Start of DATA RECORDS

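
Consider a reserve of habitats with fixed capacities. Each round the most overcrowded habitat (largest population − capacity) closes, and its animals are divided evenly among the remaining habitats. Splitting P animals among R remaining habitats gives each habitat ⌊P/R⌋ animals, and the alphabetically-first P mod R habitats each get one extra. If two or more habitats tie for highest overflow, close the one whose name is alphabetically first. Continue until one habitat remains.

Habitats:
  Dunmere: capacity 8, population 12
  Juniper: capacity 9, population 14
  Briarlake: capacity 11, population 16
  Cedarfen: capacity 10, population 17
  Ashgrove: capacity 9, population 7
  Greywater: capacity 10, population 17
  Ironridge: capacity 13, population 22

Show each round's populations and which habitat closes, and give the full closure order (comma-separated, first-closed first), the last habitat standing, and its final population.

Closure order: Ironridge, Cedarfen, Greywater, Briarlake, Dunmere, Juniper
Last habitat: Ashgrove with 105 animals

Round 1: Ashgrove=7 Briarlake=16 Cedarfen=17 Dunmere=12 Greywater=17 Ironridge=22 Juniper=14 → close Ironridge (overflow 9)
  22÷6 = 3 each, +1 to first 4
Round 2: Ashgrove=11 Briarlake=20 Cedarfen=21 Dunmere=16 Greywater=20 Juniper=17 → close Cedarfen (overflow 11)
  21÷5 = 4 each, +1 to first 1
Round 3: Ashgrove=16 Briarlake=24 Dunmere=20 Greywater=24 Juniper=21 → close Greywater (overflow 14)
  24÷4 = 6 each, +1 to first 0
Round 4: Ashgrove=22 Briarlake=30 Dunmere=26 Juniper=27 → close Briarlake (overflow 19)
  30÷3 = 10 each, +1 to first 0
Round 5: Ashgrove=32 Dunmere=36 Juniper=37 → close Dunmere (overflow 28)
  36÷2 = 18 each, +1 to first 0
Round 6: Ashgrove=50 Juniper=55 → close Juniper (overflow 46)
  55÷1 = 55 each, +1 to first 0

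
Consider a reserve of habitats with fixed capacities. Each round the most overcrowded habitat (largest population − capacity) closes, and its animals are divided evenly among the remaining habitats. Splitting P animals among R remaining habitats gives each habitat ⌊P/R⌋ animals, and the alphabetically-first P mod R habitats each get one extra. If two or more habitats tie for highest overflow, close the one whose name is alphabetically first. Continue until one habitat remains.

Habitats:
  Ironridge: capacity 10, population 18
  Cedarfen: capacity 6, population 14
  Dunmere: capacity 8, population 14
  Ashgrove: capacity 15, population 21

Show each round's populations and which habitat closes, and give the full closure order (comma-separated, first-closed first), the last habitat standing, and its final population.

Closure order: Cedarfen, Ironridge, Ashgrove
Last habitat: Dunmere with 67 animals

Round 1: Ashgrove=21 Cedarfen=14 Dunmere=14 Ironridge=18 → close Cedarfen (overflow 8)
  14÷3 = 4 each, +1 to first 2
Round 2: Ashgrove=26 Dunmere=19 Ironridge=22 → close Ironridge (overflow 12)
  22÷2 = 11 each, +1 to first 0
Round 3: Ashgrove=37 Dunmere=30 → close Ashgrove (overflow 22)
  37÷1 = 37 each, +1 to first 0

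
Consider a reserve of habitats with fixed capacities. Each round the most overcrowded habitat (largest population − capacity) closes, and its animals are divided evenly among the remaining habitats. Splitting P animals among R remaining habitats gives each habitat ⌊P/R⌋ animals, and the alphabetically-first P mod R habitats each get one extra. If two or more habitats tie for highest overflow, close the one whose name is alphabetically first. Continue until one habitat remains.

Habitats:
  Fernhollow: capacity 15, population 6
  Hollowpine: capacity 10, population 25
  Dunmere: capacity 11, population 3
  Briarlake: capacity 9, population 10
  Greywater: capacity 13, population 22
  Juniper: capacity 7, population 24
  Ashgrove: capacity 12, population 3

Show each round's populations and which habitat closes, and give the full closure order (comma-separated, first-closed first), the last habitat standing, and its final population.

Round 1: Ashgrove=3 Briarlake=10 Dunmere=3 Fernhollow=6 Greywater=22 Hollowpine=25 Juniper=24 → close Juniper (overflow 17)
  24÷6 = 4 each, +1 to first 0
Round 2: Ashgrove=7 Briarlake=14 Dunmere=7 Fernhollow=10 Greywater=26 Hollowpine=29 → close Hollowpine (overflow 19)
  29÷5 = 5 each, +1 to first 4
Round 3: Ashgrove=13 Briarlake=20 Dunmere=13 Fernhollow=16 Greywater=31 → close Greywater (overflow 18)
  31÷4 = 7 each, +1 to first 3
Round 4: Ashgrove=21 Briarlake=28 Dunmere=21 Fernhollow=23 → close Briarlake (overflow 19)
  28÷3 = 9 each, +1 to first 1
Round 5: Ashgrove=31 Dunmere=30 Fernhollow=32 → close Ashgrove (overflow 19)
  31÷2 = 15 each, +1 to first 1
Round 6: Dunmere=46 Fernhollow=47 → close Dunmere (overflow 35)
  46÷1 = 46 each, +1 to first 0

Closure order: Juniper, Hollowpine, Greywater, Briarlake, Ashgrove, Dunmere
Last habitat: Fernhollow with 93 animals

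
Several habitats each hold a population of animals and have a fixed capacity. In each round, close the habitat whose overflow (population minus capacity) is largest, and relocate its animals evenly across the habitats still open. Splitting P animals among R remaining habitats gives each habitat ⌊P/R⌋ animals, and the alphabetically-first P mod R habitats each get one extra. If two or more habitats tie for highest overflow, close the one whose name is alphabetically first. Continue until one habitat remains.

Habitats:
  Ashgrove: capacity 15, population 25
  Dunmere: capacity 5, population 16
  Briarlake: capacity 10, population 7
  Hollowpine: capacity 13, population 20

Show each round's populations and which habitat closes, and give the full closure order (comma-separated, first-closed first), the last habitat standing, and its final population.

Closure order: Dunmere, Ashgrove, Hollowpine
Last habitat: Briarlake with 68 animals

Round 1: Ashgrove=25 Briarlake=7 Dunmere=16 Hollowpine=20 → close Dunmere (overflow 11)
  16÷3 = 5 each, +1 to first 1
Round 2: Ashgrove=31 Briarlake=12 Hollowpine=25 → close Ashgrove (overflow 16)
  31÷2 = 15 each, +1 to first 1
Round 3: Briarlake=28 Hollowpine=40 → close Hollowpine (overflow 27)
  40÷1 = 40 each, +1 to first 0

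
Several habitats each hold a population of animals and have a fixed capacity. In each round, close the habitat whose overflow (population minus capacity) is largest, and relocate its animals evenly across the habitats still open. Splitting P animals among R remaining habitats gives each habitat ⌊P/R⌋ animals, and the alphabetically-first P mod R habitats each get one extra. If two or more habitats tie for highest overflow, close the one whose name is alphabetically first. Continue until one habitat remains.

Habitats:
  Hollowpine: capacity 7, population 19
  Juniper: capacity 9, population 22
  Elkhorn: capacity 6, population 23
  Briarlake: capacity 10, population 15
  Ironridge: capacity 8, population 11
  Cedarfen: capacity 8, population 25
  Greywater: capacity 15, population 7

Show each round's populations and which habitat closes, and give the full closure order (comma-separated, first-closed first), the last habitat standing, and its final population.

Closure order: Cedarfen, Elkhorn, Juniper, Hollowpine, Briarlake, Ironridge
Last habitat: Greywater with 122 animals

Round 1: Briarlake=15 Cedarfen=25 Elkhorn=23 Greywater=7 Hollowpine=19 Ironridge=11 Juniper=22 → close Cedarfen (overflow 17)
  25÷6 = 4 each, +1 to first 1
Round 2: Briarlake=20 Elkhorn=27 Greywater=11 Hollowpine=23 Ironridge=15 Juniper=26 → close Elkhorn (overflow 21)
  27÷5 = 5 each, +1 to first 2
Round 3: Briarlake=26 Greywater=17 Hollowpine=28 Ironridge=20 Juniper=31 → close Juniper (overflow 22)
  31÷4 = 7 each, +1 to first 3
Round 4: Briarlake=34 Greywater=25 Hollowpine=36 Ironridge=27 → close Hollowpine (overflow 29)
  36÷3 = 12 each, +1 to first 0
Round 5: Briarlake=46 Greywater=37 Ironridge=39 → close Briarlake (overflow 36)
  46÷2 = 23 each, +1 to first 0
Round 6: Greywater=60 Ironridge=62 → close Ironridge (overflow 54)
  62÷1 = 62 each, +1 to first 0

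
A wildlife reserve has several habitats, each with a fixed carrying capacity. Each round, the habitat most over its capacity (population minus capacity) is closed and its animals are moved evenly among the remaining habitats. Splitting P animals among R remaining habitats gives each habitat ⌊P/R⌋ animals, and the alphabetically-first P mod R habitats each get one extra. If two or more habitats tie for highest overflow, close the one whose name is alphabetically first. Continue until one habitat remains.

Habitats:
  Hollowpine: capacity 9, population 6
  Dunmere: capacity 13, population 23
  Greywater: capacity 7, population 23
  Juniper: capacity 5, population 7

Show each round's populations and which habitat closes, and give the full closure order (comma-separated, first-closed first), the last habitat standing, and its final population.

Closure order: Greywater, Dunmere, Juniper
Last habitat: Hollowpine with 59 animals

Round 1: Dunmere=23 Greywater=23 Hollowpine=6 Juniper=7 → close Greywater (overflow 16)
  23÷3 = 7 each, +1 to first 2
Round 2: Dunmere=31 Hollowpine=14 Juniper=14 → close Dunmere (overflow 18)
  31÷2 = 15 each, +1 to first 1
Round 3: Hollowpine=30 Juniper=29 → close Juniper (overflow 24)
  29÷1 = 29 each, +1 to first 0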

End of DATA RECORDS

-- ACTION ITEM --
Your answer should consist solely of the lines above from the line with "Ashgrove: capacity 9, population 7" to the line with "Ironridge: capacity 13, population 22", both included, reproduced exactly.

-- RESULT FOR THIS TASK --
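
  Ashgrove: capacity 9, population 7
  Greywater: capacity 10, population 17
  Ironridge: capacity 13, population 22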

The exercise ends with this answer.